[Items from a dataset]
++++
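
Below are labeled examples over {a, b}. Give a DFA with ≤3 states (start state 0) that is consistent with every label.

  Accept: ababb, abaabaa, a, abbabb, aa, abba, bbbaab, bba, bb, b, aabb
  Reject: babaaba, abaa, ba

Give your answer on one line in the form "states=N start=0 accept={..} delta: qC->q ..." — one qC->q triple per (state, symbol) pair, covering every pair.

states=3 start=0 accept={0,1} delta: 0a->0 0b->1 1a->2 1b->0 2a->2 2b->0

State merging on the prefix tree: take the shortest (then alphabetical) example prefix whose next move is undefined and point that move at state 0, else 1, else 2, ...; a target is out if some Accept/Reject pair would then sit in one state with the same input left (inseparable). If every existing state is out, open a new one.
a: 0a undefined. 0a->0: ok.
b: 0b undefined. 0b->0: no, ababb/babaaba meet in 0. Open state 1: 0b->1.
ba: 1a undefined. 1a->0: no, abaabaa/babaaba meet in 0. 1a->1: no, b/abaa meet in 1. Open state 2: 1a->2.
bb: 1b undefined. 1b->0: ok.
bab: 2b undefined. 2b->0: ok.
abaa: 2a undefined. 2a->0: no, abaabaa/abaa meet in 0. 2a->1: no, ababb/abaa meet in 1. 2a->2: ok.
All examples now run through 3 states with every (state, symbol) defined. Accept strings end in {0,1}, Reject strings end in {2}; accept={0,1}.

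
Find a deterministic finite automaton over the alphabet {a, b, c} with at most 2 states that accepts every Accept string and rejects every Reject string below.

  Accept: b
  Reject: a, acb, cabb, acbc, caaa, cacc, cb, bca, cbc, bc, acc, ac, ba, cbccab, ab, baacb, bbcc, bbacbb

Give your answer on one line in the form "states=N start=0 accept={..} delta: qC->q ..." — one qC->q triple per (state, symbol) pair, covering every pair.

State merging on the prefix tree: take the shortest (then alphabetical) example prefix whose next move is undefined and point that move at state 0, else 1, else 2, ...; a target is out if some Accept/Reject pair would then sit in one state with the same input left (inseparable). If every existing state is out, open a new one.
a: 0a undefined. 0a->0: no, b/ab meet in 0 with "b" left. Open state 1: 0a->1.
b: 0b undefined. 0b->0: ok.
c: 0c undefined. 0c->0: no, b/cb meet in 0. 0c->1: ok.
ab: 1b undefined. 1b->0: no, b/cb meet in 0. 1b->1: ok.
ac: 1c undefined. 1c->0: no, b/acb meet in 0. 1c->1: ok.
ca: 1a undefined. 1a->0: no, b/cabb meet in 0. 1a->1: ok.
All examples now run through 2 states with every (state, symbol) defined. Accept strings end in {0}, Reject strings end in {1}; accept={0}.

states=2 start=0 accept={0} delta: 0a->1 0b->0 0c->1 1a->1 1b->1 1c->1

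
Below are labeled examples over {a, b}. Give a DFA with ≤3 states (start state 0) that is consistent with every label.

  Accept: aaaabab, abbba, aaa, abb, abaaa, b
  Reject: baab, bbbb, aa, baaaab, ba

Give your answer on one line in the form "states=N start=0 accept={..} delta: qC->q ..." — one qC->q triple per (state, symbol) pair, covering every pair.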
++++
## [Exercise brief]
Between the first line of the entries above and the line with "Reject: babaaba, abaa, ba", both included, copy every line exactly and nothing outside that range.

## [Task response]
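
Below are labeled examples over {a, b}. Give a DFA with ≤3 states (start state 0) that is consistent with every label.

  Accept: ababb, abaabaa, a, abbabb, aa, abba, bbbaab, bba, bb, b, aabb
  Reject: babaaba, abaa, ba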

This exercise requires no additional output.